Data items
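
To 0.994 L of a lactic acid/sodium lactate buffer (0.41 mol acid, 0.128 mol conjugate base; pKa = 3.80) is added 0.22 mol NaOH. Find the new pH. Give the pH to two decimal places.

pH = 4.06

OH- converts CH3CH(OH)COOH to CH3CH(OH)COO-: CH3CH(OH)COOH → 0.19 mol, CH3CH(OH)COO- → 0.348 mol.
pH = pKa + log([A⁻]/[HA]) = 3.80 + log(0.348/0.19) = 3.80 +0.263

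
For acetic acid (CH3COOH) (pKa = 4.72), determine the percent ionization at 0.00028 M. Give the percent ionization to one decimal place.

22.9%

CH3COOH ⇌ CH3COO- + H+; let x = [H+] at equilibrium.
Ka = 10^(−4.72) = 1.91 × 10^-5
Solve x² + 1.91e-05x − 5.35e-09 = 0 → x = 6.42 × 10^-5 M
% ionization = x/C₀ × 100% = 6.42 × 10^-5/0.00028 × 100% = 22.9%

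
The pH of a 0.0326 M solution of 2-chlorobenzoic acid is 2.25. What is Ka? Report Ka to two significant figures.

[H+] = 10^(-2.25) = 5.62 × 10^-3 M
At equilibrium [HA] = 0.0326 − 5.62 × 10^-3 = 2.70 × 10^-2 M
Ka = [H+][A-]/[HA] = (5.62 × 10^-3)² / 2.70 × 10^-2 = 1.2 × 10^-3

Ka = 1.2 × 10^-3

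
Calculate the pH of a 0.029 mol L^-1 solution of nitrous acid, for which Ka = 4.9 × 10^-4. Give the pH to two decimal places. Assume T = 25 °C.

HNO2 ⇌ NO2- + H+
Let x = [H+] at equilibrium. Ka = x²/(0.029 − x).
Here C₀/Ka ≈ 59.2, so the small-x approximation fails. Use the quadratic:
x = [−0.00049 + √(0.00049² + 5.68e-05)]/2 = 3.53 × 10^-3 M
pH = −log[H+] = −log(3.53 × 10^-3) = 2.45

pH = 2.45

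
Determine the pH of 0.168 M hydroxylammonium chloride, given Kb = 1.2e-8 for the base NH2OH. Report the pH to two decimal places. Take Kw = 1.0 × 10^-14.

NH3OH+ is the conjugate acid of the weak base NH2OH.
Ka = Kw/Kb = 1.0×10^-14 / 1.2 × 10^-8 = 8.33 × 10^-7
From the ICE table, Ka = x²/(0.168 − x) = 8.33 × 10^-7.
Neglecting x in the denominator: x = √(8.33 × 10^-7 × 0.168) = 3.74 × 10^-4 M
(x/C₀ = 0.22% < 5%, so the approximation holds.)
pH = −log(3.74 × 10^-4) = 3.43

pH = 3.43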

Brief:
Lines before the one containing "Determine the pH" are to be left out; that line and every line after it through the end of the data should be copied exactly.

Written response:
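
Determine the pH of 0.168 M hydroxylammonium chloride, given Kb = 1.2e-8 for the base NH2OH. Report the pH to two decimal places. Take Kw = 1.0 × 10^-14.

NH3OH+ is the conjugate acid of the weak base NH2OH.
Ka = Kw/Kb = 1.0×10^-14 / 1.2 × 10^-8 = 8.33 × 10^-7
From the ICE table, Ka = x²/(0.168 − x) = 8.33 × 10^-7.
Neglecting x in the denominator: x = √(8.33 × 10^-7 × 0.168) = 3.74 × 10^-4 M
(x/C₀ = 0.22% < 5%, so the approximation holds.)
pH = −log(3.74 × 10^-4) = 3.43

pH = 3.43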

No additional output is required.